▸ **Work to be completed**: Check each line of the listing below for the string "from", then copy every line that has it.

(Data supplied Opens)

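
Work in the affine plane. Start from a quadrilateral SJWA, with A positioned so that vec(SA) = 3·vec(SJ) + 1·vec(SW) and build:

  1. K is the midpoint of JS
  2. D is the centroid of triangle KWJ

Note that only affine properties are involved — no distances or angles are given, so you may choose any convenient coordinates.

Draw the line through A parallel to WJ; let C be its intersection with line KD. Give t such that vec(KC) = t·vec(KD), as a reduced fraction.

t = 21/2

Assign S = (0, 0), J = (1, 0), W = (0, 1), A = (3, 1) — the answer is frame-independent, so this choice is without loss of generality.
1. K is the midpoint of JS ⇒ K = (1/2, 0)
2. D is the centroid of triangle KWJ ⇒ D = (1/2, 1/3)
through A parallel to WJ: direction (1, -1); meets KD at C = (1/2, 7/2)
C = K + t·(D−K) with t = 21/2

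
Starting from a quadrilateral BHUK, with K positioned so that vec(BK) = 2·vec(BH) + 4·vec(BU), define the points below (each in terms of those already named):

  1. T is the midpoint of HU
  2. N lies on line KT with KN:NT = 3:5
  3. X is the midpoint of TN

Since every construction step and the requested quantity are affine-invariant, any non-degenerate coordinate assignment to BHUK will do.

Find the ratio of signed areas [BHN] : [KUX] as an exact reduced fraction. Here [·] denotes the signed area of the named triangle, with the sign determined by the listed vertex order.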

(Data supplied Closes)

▸ **Result for this exercise**:
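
Work in the affine plane. Start from a quadrilateral SJWA, with A positioned so that vec(SA) = 3·vec(SJ) + 1·vec(SW) and build:
Starting from a quadrilateral BHUK, with K positioned so that vec(BK) = 2·vec(BH) + 4·vec(BU), define the points below (each in terms of those already named):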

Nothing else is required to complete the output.